(Saved data entries)
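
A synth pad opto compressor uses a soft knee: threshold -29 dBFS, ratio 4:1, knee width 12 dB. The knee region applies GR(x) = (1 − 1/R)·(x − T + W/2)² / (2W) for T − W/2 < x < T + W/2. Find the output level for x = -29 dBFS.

-30.125 dBFS

x − T + W/2 = -29 − (-29) + 6 = 6.
GR = (1 − 1/4) × 6² / 24 = 0.75 × 36 / 24 = 1.125 dB.
Output = -29 − 1.125 = -30.125 dBFS.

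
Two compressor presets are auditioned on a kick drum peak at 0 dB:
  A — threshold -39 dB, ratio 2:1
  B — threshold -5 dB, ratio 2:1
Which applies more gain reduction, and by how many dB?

A, by 17 dB

A: GR = 39 − 39/2 = 19.5 dB.
B: GR = 5 − 5/2 = 2.5 dB.
A applies 17 dB more gain reduction.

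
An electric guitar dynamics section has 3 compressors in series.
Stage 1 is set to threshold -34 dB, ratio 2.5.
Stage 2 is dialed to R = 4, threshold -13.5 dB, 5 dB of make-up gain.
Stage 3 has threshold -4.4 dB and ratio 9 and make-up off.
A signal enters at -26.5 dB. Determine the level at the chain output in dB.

Stage 1: overshoot 7.5 dB → 7.5/2.5 = 3 dB → -31 dB.
Stage 2: -31 dB ≤ -13.5 dB, so stage 2 doesn't engage; make-up brings it to -26 dB.
Stage 3: -26 dB is at or below the -4.4 dB threshold — no compression; output -26 dB.

-26 dB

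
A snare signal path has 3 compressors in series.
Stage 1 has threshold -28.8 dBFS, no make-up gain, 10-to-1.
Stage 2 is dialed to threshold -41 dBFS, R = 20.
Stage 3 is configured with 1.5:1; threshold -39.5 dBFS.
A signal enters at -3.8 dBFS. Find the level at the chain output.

Stage 1: 25 dB above -28.8 dBFS, reduced 10:1 to 2.5 dB above → -26.3 dBFS.
Stage 2: 14.7 dB above -41 dBFS, reduced 20:1 to 0.735 dB above → -40.265 dBFS.
Stage 3: -40.265 dBFS ≤ -39.5 dBFS, so stage 3 doesn't engage; output -40.265 dBFS.

-40.265 dBFS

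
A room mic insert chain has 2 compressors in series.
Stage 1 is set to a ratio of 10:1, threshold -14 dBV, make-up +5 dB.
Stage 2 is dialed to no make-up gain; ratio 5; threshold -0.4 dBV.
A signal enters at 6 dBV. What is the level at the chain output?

Stage 1: 6 dBV is 20 dB over -14 dBV; at 10:1 that becomes 2 dB over, giving -12 dBV; +5 dB make-up → -7 dBV.
Stage 2: -7 dBV is at or below the -0.4 dBV threshold — no compression; output -7 dBV.

-7 dBV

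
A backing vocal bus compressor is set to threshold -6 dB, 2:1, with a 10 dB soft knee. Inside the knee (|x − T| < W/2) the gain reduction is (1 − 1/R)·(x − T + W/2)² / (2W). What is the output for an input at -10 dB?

x − T + W/2 = -10 − (-6) + 5 = 1.
GR = (1 − 1/2) × 1² / 20 = 0.5 × 1 / 20 = 0.025 dB.
Output = -10 − 0.025 = -10.025 dB.

-10.025 dB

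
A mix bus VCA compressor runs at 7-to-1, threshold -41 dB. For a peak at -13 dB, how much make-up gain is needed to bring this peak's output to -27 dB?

Without make-up, output = threshold + overshoot/7 = -41 + 4 = -37 dB.
Gap to target: 10 dB.

10 dB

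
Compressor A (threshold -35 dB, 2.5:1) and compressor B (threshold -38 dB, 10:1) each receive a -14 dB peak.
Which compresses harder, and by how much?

A: 21 dB over, compressed to 8.4 dB over, so 12.6 dB of GR.
B: 24 dB over, compressed to 2.4 dB over, so 21.6 dB of GR.
B reduces 9 dB more.

B, by 9 dB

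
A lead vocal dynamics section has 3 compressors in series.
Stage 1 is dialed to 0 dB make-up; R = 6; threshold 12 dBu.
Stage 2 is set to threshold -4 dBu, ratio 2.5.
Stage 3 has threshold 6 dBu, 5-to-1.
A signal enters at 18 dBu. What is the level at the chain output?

Stage 1: overshoot 6 dB → 6/6 = 1 dB → 13 dBu.
Stage 2: overshoot 17 dB → 17/2.5 = 6.8 dB → 2.8 dBu.
Stage 3: 2.8 dBu is at or below the 6 dBu threshold — no compression; output 2.8 dBu.

2.8 dBu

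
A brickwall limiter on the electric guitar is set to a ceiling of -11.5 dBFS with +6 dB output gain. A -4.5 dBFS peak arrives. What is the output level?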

> _WHAT THE TASK ASKS_
What is needed is an exact repetition of all the entries above.

> _EXPECTED ANSWER_
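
A synth pad opto compressor uses a soft knee: threshold -29 dBFS, ratio 4:1, knee width 12 dB. The knee region applies GR(x) = (1 − 1/R)·(x − T + W/2)² / (2W) for T − W/2 < x < T + W/2. Find the output level for x = -29 dBFS.

-30.125 dBFS

x − T + W/2 = -29 − (-29) + 6 = 6.
GR = (1 − 1/4) × 6² / 24 = 0.75 × 36 / 24 = 1.125 dB.
Output = -29 − 1.125 = -30.125 dBFS.

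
Two compressor presets are auditioned on a kick drum peak at 0 dB:
  A — threshold -39 dB, ratio 2:1
  B — threshold -5 dB, ratio 2:1
Which applies more gain reduction, and by how many dB?

A, by 17 dB

A: GR = 39 − 39/2 = 19.5 dB.
B: GR = 5 − 5/2 = 2.5 dB.
A applies 17 dB more gain reduction.

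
An electric guitar dynamics section has 3 compressors in series.
Stage 1 is set to threshold -34 dB, ratio 2.5.
Stage 2 is dialed to R = 4, threshold -13.5 dB, 5 dB of make-up gain.
Stage 3 has threshold -4.4 dB and ratio 9 and make-up off.
A signal enters at -26.5 dB. Determine the level at the chain output in dB.

Stage 1: overshoot 7.5 dB → 7.5/2.5 = 3 dB → -31 dB.
Stage 2: -31 dB ≤ -13.5 dB, so stage 2 doesn't engage; make-up brings it to -26 dB.
Stage 3: -26 dB is at or below the -4.4 dB threshold — no compression; output -26 dB.

-26 dB

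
A snare signal path has 3 compressors in series.
Stage 1 has threshold -28.8 dBFS, no make-up gain, 10-to-1.
Stage 2 is dialed to threshold -41 dBFS, R = 20.
Stage 3 is configured with 1.5:1; threshold -39.5 dBFS.
A signal enters at -3.8 dBFS. Find the level at the chain output.

Stage 1: 25 dB above -28.8 dBFS, reduced 10:1 to 2.5 dB above → -26.3 dBFS.
Stage 2: 14.7 dB above -41 dBFS, reduced 20:1 to 0.735 dB above → -40.265 dBFS.
Stage 3: -40.265 dBFS ≤ -39.5 dBFS, so stage 3 doesn't engage; output -40.265 dBFS.

-40.265 dBFS

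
A room mic insert chain has 2 compressors in series.
Stage 1 is set to a ratio of 10:1, threshold -14 dBV, make-up +5 dB.
Stage 2 is dialed to no make-up gain; ratio 5; threshold -0.4 dBV.
A signal enters at 6 dBV. What is the level at the chain output?

Stage 1: 6 dBV is 20 dB over -14 dBV; at 10:1 that becomes 2 dB over, giving -12 dBV; +5 dB make-up → -7 dBV.
Stage 2: -7 dBV is at or below the -0.4 dBV threshold — no compression; output -7 dBV.

-7 dBV

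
A backing vocal bus compressor is set to threshold -6 dB, 2:1, with a 10 dB soft knee. Inside the knee (|x − T| < W/2) the gain reduction is (1 − 1/R)·(x − T + W/2)² / (2W). What is the output for an input at -10 dB?

x − T + W/2 = -10 − (-6) + 5 = 1.
GR = (1 − 1/2) × 1² / 20 = 0.5 × 1 / 20 = 0.025 dB.
Output = -10 − 0.025 = -10.025 dB.

-10.025 dB

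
A mix bus VCA compressor runs at 7-to-1, threshold -41 dB. For a peak at -13 dB, how much make-up gain is needed to bring this peak's output to -27 dB?

Without make-up, output = threshold + overshoot/7 = -41 + 4 = -37 dB.
Gap to target: 10 dB.

10 dB

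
Compressor A (threshold -35 dB, 2.5:1) and compressor B (threshold -38 dB, 10:1) each receive a -14 dB peak.
Which compresses harder, and by how much?

A: 21 dB over, compressed to 8.4 dB over, so 12.6 dB of GR.
B: 24 dB over, compressed to 2.4 dB over, so 21.6 dB of GR.
B reduces 9 dB more.

B, by 9 dB

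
A lead vocal dynamics section has 3 compressors in series.
Stage 1 is dialed to 0 dB make-up; R = 6; threshold 12 dBu.
Stage 2 is set to threshold -4 dBu, ratio 2.5.
Stage 3 has threshold 6 dBu, 5-to-1.
A signal enters at 18 dBu. What is the level at the chain output?

Stage 1: overshoot 6 dB → 6/6 = 1 dB → 13 dBu.
Stage 2: overshoot 17 dB → 17/2.5 = 6.8 dB → 2.8 dBu.
Stage 3: 2.8 dBu is at or below the 6 dBu threshold — no compression; output 2.8 dBu.

2.8 dBu

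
A brickwall limiter on the electric guitar is set to a ceiling of -11.5 dBFS with +6 dB output gain. A -4.5 dBFS peak arrives. What is the output level?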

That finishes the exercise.